Entries provided below:

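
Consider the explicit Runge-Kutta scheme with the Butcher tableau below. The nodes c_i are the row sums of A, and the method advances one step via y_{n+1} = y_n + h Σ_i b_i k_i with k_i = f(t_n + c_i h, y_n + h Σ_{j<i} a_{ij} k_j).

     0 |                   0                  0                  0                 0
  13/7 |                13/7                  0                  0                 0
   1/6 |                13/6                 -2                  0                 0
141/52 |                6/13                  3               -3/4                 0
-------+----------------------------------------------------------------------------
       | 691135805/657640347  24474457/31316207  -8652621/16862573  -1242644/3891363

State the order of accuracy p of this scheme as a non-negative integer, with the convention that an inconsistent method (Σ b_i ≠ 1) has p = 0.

b = (691135805/657640347, 24474457/31316207, -8652621/16862573, -1242644/3891363)
c = (0, 13/7, 1/6, 141/52)
Ac = (0, 0, -26/7, 305/56)
Σ b_i: 691135805/657640347·1 + 24474457/31316207·1 + (-8652621/16862573)·1 + (-1242644/3891363)·1 = 1 ✓
b·c: 24474457/31316207·13/7 + (-8652621/16862573)·1/6 + (-1242644/3891363)·141/52 = 1/2 ✓
b·c²: 24474457/31316207·169/49 + (-8652621/16862573)·1/36 + (-1242644/3891363)·19881/2704 = 1/3 ✓
b·Ac: (-8652621/16862573)·(-26/7) + (-1242644/3891363)·305/56 = 1/6 ✓
b·c³: 24474457/31316207·2197/343 + (-8652621/16862573)·1/216 + (-1242644/3891363)·2803221/140608 = -301151369483/220967156592 ≠ 1/4 ⇒ order 3.
b·(c∘Ac): (-8652621/16862573)·(-13/21) + (-1242644/3891363)·43005/2912 = -319489839/72638776 ≠ 1/8
b·Ac²: (-8652621/16862573)·(-338/49) + (-1242644/3891363)·24287/2352 = 79118507/326874492 ≠ 1/12
b·A²c: (-1242644/3891363)·39/14 = -8077186/9079847 ≠ 1/24

3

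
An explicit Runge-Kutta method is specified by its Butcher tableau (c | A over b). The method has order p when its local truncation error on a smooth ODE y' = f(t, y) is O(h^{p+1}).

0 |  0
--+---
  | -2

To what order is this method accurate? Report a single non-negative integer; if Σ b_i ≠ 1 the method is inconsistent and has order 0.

0

b = (-2)
c = (0)
Σ b_i: (-2)·1 = -2 ≠ 1 ⇒ order 0.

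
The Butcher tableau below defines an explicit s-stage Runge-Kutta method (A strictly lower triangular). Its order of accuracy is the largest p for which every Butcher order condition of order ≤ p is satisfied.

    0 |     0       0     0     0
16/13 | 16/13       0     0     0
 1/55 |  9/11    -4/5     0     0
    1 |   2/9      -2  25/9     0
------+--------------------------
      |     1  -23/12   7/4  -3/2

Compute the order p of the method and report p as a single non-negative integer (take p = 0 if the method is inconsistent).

0

b = (1, -23/12, 7/4, -3/2)
c = (0, 16/13, 1/55, 1)
Ac = (0, 0, -64/65, -3103/1287)
Σ b_i: 1·1 + (-23/12)·1 + 7/4·1 + (-3/2)·1 = -2/3 ≠ 1 ⇒ order 0.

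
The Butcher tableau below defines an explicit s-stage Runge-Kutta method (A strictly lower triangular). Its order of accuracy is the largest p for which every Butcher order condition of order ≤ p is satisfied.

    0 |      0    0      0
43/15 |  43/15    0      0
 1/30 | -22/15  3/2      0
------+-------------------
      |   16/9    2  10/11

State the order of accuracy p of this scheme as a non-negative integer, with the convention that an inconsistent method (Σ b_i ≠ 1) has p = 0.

0

b = (16/9, 2, 10/11)
c = (0, 43/15, 1/30)
Ac = (0, 0, 43/10)
Σ b_i: 16/9·1 + 2·1 + 10/11·1 = 464/99 ≠ 1 ⇒ order 0.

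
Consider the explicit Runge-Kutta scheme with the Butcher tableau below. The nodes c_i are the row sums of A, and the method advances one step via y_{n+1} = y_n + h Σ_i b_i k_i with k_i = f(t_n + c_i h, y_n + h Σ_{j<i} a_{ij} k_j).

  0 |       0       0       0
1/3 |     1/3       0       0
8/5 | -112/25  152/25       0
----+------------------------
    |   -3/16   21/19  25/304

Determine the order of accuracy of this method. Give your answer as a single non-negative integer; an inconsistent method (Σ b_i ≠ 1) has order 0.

b = (-3/16, 21/19, 25/304)
c = (0, 1/3, 8/5)
Ac = (0, 0, 152/75)
Σ b_i: (-3/16)·1 + 21/19·1 + 25/304·1 = 1 ✓
b·c: 21/19·1/3 + 25/304·8/5 = 1/2 ✓
b·c²: 21/19·1/9 + 25/304·64/25 = 1/3 ✓
b·Ac: 25/304·152/75 = 1/6 ✓; 3 stages ⇒ order 3.

3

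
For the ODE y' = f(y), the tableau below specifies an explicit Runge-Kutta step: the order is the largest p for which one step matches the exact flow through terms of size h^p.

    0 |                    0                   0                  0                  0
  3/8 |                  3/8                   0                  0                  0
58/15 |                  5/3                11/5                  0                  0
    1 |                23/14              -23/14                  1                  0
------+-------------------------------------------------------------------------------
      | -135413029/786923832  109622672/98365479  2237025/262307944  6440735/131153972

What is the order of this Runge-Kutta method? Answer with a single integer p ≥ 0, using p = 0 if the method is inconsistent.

b = (-135413029/786923832, 109622672/98365479, 2237025/262307944, 6440735/131153972)
c = (0, 3/8, 58/15, 1)
Ac = (0, 0, 33/40, 5461/1680)
Σ b_i: (-135413029/786923832)·1 + 109622672/98365479·1 + 2237025/262307944·1 + 6440735/131153972·1 = 1 ✓
b·c: 109622672/98365479·3/8 + 2237025/262307944·58/15 + 6440735/131153972·1 = 1/2 ✓
b·c²: 109622672/98365479·9/64 + 2237025/262307944·3364/225 + 6440735/131153972·1 = 1/3 ✓
b·Ac: 2237025/262307944·33/40 + 6440735/131153972·5461/1680 = 1/6 ✓
b·c³: 109622672/98365479·27/512 + 2237025/262307944·195112/3375 + 6440735/131153972·1 = 28371910981/47215429920 ≠ 1/4 ⇒ order 3.
b·(c∘Ac): 2237025/262307944·319/100 + 6440735/131153972·5461/1680 = 1176205315/6295390656 ≠ 1/8
b·Ac²: 2237025/262307944·99/320 + 6440735/131153972·2967569/201600 = 8563878191/11803857480 ≠ 1/12
b·A²c: 6440735/131153972·33/40 = 42508851/1049231776 ≠ 1/24

3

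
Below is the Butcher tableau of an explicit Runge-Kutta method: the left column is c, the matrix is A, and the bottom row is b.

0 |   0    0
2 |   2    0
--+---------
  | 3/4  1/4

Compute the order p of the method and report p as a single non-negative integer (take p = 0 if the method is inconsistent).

b = (3/4, 1/4)
c = (0, 2)
Σ b_i: 3/4·1 + 1/4·1 = 1 ✓
b·c: 1/4·2 = 1/2 ✓; 2 stages ⇒ order 2.

2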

End of Entries provided.

Work required → Transcribe the records above exactly, keeping every line.

Expected output →
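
Consider the explicit Runge-Kutta scheme with the Butcher tableau below. The nodes c_i are the row sums of A, and the method advances one step via y_{n+1} = y_n + h Σ_i b_i k_i with k_i = f(t_n + c_i h, y_n + h Σ_{j<i} a_{ij} k_j).

     0 |                   0                  0                  0                 0
  13/7 |                13/7                  0                  0                 0
   1/6 |                13/6                 -2                  0                 0
141/52 |                6/13                  3               -3/4                 0
-------+----------------------------------------------------------------------------
       | 691135805/657640347  24474457/31316207  -8652621/16862573  -1242644/3891363

State the order of accuracy p of this scheme as a non-negative integer, with the convention that an inconsistent method (Σ b_i ≠ 1) has p = 0.

b = (691135805/657640347, 24474457/31316207, -8652621/16862573, -1242644/3891363)
c = (0, 13/7, 1/6, 141/52)
Ac = (0, 0, -26/7, 305/56)
Σ b_i: 691135805/657640347·1 + 24474457/31316207·1 + (-8652621/16862573)·1 + (-1242644/3891363)·1 = 1 ✓
b·c: 24474457/31316207·13/7 + (-8652621/16862573)·1/6 + (-1242644/3891363)·141/52 = 1/2 ✓
b·c²: 24474457/31316207·169/49 + (-8652621/16862573)·1/36 + (-1242644/3891363)·19881/2704 = 1/3 ✓
b·Ac: (-8652621/16862573)·(-26/7) + (-1242644/3891363)·305/56 = 1/6 ✓
b·c³: 24474457/31316207·2197/343 + (-8652621/16862573)·1/216 + (-1242644/3891363)·2803221/140608 = -301151369483/220967156592 ≠ 1/4 ⇒ order 3.
b·(c∘Ac): (-8652621/16862573)·(-13/21) + (-1242644/3891363)·43005/2912 = -319489839/72638776 ≠ 1/8
b·Ac²: (-8652621/16862573)·(-338/49) + (-1242644/3891363)·24287/2352 = 79118507/326874492 ≠ 1/12
b·A²c: (-1242644/3891363)·39/14 = -8077186/9079847 ≠ 1/24

3

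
An explicit Runge-Kutta method is specified by its Butcher tableau (c | A over b). The method has order p when its local truncation error on a smooth ODE y' = f(t, y) is O(h^{p+1}).

0 |  0
--+---
  | -2

To what order is this method accurate? Report a single non-negative integer; if Σ b_i ≠ 1 the method is inconsistent and has order 0.

0

b = (-2)
c = (0)
Σ b_i: (-2)·1 = -2 ≠ 1 ⇒ order 0.

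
The Butcher tableau below defines an explicit s-stage Runge-Kutta method (A strictly lower triangular). Its order of accuracy is the largest p for which every Butcher order condition of order ≤ p is satisfied.

    0 |     0       0     0     0
16/13 | 16/13       0     0     0
 1/55 |  9/11    -4/5     0     0
    1 |   2/9      -2  25/9     0
------+--------------------------
      |     1  -23/12   7/4  -3/2

Compute the order p of the method and report p as a single non-negative integer (take p = 0 if the method is inconsistent).

0

b = (1, -23/12, 7/4, -3/2)
c = (0, 16/13, 1/55, 1)
Ac = (0, 0, -64/65, -3103/1287)
Σ b_i: 1·1 + (-23/12)·1 + 7/4·1 + (-3/2)·1 = -2/3 ≠ 1 ⇒ order 0.

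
The Butcher tableau below defines an explicit s-stage Runge-Kutta method (A strictly lower triangular). Its order of accuracy is the largest p for which every Butcher order condition of order ≤ p is satisfied.

    0 |      0    0      0
43/15 |  43/15    0      0
 1/30 | -22/15  3/2      0
------+-------------------
      |   16/9    2  10/11

State the order of accuracy p of this scheme as a non-negative integer, with the convention that an inconsistent method (Σ b_i ≠ 1) has p = 0.

0

b = (16/9, 2, 10/11)
c = (0, 43/15, 1/30)
Ac = (0, 0, 43/10)
Σ b_i: 16/9·1 + 2·1 + 10/11·1 = 464/99 ≠ 1 ⇒ order 0.

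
Consider the explicit Runge-Kutta scheme with the Butcher tableau below. The nodes c_i are the row sums of A, and the method advances one step via y_{n+1} = y_n + h Σ_i b_i k_i with k_i = f(t_n + c_i h, y_n + h Σ_{j<i} a_{ij} k_j).

  0 |       0       0       0
1/3 |     1/3       0       0
8/5 | -112/25  152/25       0
----+------------------------
    |   -3/16   21/19  25/304

Determine the order of accuracy of this method. Give your answer as a single non-negative integer; an inconsistent method (Σ b_i ≠ 1) has order 0.

b = (-3/16, 21/19, 25/304)
c = (0, 1/3, 8/5)
Ac = (0, 0, 152/75)
Σ b_i: (-3/16)·1 + 21/19·1 + 25/304·1 = 1 ✓
b·c: 21/19·1/3 + 25/304·8/5 = 1/2 ✓
b·c²: 21/19·1/9 + 25/304·64/25 = 1/3 ✓
b·Ac: 25/304·152/75 = 1/6 ✓; 3 stages ⇒ order 3.

3

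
For the ODE y' = f(y), the tableau below specifies an explicit Runge-Kutta step: the order is the largest p for which one step matches the exact flow through terms of size h^p.

    0 |                    0                   0                  0                  0
  3/8 |                  3/8                   0                  0                  0
58/15 |                  5/3                11/5                  0                  0
    1 |                23/14              -23/14                  1                  0
------+-------------------------------------------------------------------------------
      | -135413029/786923832  109622672/98365479  2237025/262307944  6440735/131153972

What is the order of this Runge-Kutta method? Answer with a single integer p ≥ 0, using p = 0 if the method is inconsistent.

b = (-135413029/786923832, 109622672/98365479, 2237025/262307944, 6440735/131153972)
c = (0, 3/8, 58/15, 1)
Ac = (0, 0, 33/40, 5461/1680)
Σ b_i: (-135413029/786923832)·1 + 109622672/98365479·1 + 2237025/262307944·1 + 6440735/131153972·1 = 1 ✓
b·c: 109622672/98365479·3/8 + 2237025/262307944·58/15 + 6440735/131153972·1 = 1/2 ✓
b·c²: 109622672/98365479·9/64 + 2237025/262307944·3364/225 + 6440735/131153972·1 = 1/3 ✓
b·Ac: 2237025/262307944·33/40 + 6440735/131153972·5461/1680 = 1/6 ✓
b·c³: 109622672/98365479·27/512 + 2237025/262307944·195112/3375 + 6440735/131153972·1 = 28371910981/47215429920 ≠ 1/4 ⇒ order 3.
b·(c∘Ac): 2237025/262307944·319/100 + 6440735/131153972·5461/1680 = 1176205315/6295390656 ≠ 1/8
b·Ac²: 2237025/262307944·99/320 + 6440735/131153972·2967569/201600 = 8563878191/11803857480 ≠ 1/12
b·A²c: 6440735/131153972·33/40 = 42508851/1049231776 ≠ 1/24

3

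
Below is the Butcher tableau of an explicit Runge-Kutta method: the left column is c, the matrix is A, and the bottom row is b.

0 |   0    0
2 |   2    0
--+---------
  | 3/4  1/4

Compute the order p of the method and report p as a single non-negative integer (take p = 0 if the method is inconsistent).

b = (3/4, 1/4)
c = (0, 2)
Σ b_i: 3/4·1 + 1/4·1 = 1 ✓
b·c: 1/4·2 = 1/2 ✓; 2 stages ⇒ order 2.

2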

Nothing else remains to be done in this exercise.